Content starts

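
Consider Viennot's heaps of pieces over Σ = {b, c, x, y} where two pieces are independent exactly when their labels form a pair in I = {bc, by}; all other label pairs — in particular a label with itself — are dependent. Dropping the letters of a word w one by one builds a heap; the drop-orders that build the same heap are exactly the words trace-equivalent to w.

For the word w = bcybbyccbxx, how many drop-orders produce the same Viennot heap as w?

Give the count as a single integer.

drop 0:b onto floor
drop 1:c onto floor
drop 2:y onto {1:c}
drop 3:b onto {0:b}
drop 4:b onto {3:b}
drop 5:y onto {2:y}
drop 6:c onto {5:y}
drop 7:c onto {6:c}
drop 8:b onto {4:b}
drop 9:x onto {7:c, 8:b}
drop 10:x onto {9:x}
ground layer = {0:b, 1:c}
drop-orders for the pieces not yet dropped (sum over which currently-grounded one goes next):
  1 to go: {10} 1
  2 to go: {9,10} 1
  3 to go: {7,9,10} 1  {8,9,10} 1
  4 to go: {4,8,9,10} 1  {6,7,9,10} 1  {7,8,9,10} 2
  5 to go: {3,4,8,9,10} 1  {4,7,8,9,10} 3  {5,6,7,9,10} 1  {6,7,8,9,10} 3
  6 to go: {0,3,4,8,9,10} 1  {2,5,6,7,9,10} 1  {3,4,7,8,9,10} 4  {4,6,7,8,9,10} 6  {5,6,7,8,9,10} 4
  7 to go: {0,3,4,7,8,9,10} 5  {1,2,5,6,7,9,10} 1  {2,5,6,7,8,9,10} 5  {3,4,6,7,8,9,10} 10  {4,5,6,7,8,9,10} 10
  8 to go: {0,3,4,6,7,8,9,10} 15  {1,2,5,6,7,8,9,10} 6  {2,4,5,6,7,8,9,10} 15  {3,4,5,6,7,8,9,10} 20
  9 to go: {0,3,4,5,6,7,8,9,10} 35  {1,2,4,5,6,7,8,9,10} 21  {2,3,4,5,6,7,8,9,10} 35
  if 0:b drops first: 56 orders
  if 1:c drops first: 70 orders
heap linearizations: 126

126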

Content ends

◆ WORK REQUEST ◆
Match on "Viennot" and report each line of the data above that has it.

◆ RESULT FOR THIS EXERCISE ◆
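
Consider Viennot's heaps of pieces over Σ = {b, c, x, y} where two pieces are independent exactly when their labels form a pair in I = {bc, by}; all other label pairs — in particular a label with itself — are dependent. Dropping the letters of a word w one by one builds a heap; the drop-orders that build the same heap are exactly the words trace-equivalent to w.
For the word w = bcybbyccbxx, how many drop-orders produce the same Viennot heap as w?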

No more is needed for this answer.